THE TASK -> Wherever a line in the material contains the word "kosW", copy that line.

###

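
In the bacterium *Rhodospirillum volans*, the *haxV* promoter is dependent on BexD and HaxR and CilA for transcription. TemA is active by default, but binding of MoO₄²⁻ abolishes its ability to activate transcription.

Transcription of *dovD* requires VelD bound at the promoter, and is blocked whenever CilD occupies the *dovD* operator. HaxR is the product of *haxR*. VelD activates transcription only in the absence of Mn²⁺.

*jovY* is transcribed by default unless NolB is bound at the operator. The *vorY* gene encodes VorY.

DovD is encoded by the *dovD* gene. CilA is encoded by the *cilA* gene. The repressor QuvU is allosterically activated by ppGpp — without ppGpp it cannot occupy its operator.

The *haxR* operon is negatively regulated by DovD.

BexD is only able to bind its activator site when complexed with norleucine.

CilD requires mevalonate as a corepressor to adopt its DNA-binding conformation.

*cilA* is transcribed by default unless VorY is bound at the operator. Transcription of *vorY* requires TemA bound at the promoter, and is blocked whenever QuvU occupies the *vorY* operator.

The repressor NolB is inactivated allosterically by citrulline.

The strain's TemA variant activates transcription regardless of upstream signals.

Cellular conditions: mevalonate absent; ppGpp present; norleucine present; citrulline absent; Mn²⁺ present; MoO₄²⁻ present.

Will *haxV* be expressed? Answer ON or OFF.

ON

Norleucine is present, so BexD is active.
Mevalonate is absent, so CilD is inactive.
Mn²⁺ is present, so VelD is inactive.
Required activator VelD is absent, so *dovD* is not transcribed.
So DovD is not produced.
With no repressor bound, *haxR* is transcribed.
So HaxR is produced and active.
TemA is constitutively active in this strain.
ppGpp is present, so QuvU is active.
With repressor QuvU bound, *vorY* is not transcribed.
So VorY is not produced.
With no repressor bound, *cilA* is transcribed.
So CilA is produced and active.
No repressor is bound and BexD and HaxR and CilA are active, so *haxV* is transcribed.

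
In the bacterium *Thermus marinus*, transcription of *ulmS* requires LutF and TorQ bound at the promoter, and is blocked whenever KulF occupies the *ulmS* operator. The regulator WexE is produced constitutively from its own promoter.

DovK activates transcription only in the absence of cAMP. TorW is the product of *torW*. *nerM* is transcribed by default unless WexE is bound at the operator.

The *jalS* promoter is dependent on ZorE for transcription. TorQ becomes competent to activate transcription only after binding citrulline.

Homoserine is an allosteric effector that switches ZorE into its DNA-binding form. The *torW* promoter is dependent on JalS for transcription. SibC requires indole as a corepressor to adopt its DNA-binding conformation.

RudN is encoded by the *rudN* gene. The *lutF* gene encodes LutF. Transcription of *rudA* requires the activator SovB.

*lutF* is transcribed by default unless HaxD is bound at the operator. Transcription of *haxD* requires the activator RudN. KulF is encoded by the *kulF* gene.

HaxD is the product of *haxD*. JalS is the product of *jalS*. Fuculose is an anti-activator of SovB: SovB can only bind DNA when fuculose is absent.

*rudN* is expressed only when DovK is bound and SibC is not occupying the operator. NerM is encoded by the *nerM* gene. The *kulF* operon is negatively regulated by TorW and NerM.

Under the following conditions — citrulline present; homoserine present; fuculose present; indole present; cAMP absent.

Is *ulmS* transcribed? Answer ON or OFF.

ON

Indole is present, so SibC is active.
cAMP is absent, so DovK is active.
With repressor SibC bound, *rudN* is not transcribed.
So RudN is not produced.
Required activator RudN is absent, so *haxD* is not transcribed.
So HaxD is not produced.
With no repressor bound, *lutF* is transcribed.
So LutF is produced and active.
Citrulline is present, so TorQ is active.
Homoserine is present, so ZorE is active.
No repressor is bound and ZorE is active, so *jalS* is transcribed.
So JalS is produced and active.
No repressor is bound and JalS is active, so *torW* is transcribed.
So TorW is produced and active.
WexE is produced constitutively and is active.
With repressor WexE bound, *nerM* is not transcribed.
So NerM is not produced.
With repressor TorW bound, *kulF* is not transcribed.
So KulF is not produced.
No repressor is bound and LutF and TorQ are active, so *ulmS* is transcribed.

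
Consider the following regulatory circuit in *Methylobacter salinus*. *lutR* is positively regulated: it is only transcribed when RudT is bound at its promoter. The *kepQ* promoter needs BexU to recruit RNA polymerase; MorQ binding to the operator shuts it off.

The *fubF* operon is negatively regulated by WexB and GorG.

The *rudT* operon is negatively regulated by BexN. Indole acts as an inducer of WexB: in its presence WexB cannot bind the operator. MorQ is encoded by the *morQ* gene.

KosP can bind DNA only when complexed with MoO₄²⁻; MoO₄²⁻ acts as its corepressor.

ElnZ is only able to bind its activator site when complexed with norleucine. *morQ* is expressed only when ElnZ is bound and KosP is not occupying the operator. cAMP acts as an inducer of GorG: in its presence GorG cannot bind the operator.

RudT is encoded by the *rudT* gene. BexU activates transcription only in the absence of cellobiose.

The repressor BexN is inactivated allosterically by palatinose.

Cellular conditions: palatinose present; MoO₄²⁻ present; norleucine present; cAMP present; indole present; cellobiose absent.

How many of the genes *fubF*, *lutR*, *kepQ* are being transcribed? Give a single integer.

Indole is present, so WexB is inactive.
cAMP is present, so GorG is inactive.
With no repressor bound, *fubF* is transcribed.
→ *fubF* is ON.
Palatinose is present, so BexN is inactive.
With no repressor bound, *rudT* is transcribed.
So RudT is produced and active.
No repressor is bound and RudT is active, so *lutR* is transcribed.
→ *lutR* is ON.
MoO₄²⁻ is present, so KosP is active.
Norleucine is present, so ElnZ is active.
With repressor KosP bound, *morQ* is not transcribed.
So MorQ is not produced.
Cellobiose is absent, so BexU is active.
No repressor is bound and BexU is active, so *kepQ* is transcribed.
→ *kepQ* is ON.
3 of the 3 genes are transcribed.

3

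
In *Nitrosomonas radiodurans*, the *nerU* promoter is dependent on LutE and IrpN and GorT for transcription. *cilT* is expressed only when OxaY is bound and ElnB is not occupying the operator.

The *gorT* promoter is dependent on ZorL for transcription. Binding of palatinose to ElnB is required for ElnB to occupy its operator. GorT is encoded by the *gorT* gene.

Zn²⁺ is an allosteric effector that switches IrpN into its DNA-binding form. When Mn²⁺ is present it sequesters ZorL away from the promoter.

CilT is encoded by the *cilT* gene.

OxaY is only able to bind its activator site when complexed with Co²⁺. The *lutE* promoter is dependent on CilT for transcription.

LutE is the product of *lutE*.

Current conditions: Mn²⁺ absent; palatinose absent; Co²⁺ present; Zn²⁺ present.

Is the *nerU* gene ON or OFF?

ON

Co²⁺ is present, so OxaY is active.
Palatinose is absent, so ElnB is inactive.
No repressor is bound and OxaY is active, so *cilT* is transcribed.
So CilT is produced and active.
No repressor is bound and CilT is active, so *lutE* is transcribed.
So LutE is produced and active.
Zn²⁺ is present, so IrpN is active.
Mn²⁺ is absent, so ZorL is active.
No repressor is bound and ZorL is active, so *gorT* is transcribed.
So GorT is produced and active.
No repressor is bound and LutE and IrpN and GorT are active, so *nerU* is transcribed.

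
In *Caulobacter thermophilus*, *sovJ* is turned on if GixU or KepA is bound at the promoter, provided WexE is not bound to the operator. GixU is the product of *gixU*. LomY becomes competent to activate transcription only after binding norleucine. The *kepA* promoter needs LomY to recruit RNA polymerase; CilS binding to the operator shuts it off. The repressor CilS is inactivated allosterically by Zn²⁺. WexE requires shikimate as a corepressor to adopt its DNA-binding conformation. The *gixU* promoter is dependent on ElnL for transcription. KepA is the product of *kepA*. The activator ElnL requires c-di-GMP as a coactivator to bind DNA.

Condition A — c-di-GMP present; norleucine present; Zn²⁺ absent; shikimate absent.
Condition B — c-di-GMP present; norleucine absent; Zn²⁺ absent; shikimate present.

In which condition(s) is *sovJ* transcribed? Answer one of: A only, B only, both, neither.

Condition A:
c-di-GMP is present, so ElnL is active.
No repressor is bound and ElnL is active, so *gixU* is transcribed.
So GixU is produced and active.
Norleucine is present, so LomY is active.
Zn²⁺ is absent, so CilS is active.
With repressor CilS bound, *kepA* is not transcribed.
So KepA is not produced.
Shikimate is absent, so WexE is inactive.
Activator GixU is present, so *sovJ* is transcribed.
→ *sovJ* is ON in A.
Condition B:
c-di-GMP is present, so ElnL is active.
No repressor is bound and ElnL is active, so *gixU* is transcribed.
So GixU is produced and active.
Norleucine is absent, so LomY is inactive.
Zn²⁺ is absent, so CilS is active.
With repressor CilS bound, *kepA* is not transcribed.
So KepA is not produced.
Shikimate is present, so WexE is active.
With repressor WexE bound, *sovJ* is not transcribed.
→ *sovJ* is OFF in B.

A only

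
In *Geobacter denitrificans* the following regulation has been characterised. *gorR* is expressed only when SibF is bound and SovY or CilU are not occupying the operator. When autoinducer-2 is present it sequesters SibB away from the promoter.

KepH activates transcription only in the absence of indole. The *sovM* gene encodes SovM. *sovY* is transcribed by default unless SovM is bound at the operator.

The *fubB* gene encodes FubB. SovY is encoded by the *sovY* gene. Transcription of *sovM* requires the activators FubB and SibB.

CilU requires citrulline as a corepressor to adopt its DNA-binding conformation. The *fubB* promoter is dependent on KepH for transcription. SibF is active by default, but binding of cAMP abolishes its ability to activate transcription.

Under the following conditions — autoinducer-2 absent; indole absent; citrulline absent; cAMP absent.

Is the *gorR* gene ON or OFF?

cAMP is absent, so SibF is active.
Indole is absent, so KepH is active.
No repressor is bound and KepH is active, so *fubB* is transcribed.
So FubB is produced and active.
Autoinducer-2 is absent, so SibB is active.
No repressor is bound and FubB and SibB are active, so *sovM* is transcribed.
So SovM is produced and active.
With repressor SovM bound, *sovY* is not transcribed.
So SovY is not produced.
Citrulline is absent, so CilU is inactive.
No repressor is bound and SibF is active, so *gorR* is transcribed.

ON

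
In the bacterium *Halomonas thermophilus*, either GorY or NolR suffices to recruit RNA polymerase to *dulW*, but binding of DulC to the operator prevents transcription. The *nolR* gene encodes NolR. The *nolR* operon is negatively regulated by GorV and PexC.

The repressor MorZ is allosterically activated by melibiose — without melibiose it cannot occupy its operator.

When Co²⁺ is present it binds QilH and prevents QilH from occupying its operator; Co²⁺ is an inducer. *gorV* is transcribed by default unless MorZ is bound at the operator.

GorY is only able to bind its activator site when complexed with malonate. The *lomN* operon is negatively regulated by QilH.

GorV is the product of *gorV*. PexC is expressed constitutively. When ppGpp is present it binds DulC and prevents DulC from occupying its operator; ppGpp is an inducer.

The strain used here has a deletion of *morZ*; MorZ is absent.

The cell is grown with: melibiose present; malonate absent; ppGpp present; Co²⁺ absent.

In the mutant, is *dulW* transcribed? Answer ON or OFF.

OFF

Malonate is absent, so GorY is inactive.
ppGpp is present, so DulC is inactive.
MorZ is non-functional in this strain, so it has no effect.
With no repressor bound, *gorV* is transcribed.
So GorV is produced and active.
PexC is produced constitutively and is active.
With repressor GorV bound, *nolR* is not transcribed.
So NolR is not produced.
No activator is available at the *dulW* promoter, so *dulW* is not transcribed.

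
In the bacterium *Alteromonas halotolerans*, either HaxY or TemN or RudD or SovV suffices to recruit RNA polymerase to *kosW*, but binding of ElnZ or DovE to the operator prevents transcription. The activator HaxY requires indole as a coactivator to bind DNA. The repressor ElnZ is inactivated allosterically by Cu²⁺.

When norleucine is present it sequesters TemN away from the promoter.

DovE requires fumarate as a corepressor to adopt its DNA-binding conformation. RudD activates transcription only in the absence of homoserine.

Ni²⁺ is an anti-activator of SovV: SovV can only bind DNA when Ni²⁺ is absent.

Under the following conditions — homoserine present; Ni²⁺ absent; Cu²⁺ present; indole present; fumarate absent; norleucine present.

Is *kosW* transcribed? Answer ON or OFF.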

###

EXERCISE RESPONSE ->
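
In the bacterium *Alteromonas halotolerans*, either HaxY or TemN or RudD or SovV suffices to recruit RNA polymerase to *kosW*, but binding of ElnZ or DovE to the operator prevents transcription. The activator HaxY requires indole as a coactivator to bind DNA. The repressor ElnZ is inactivated allosterically by Cu²⁺.
Is *kosW* transcribed? Answer ON or OFF.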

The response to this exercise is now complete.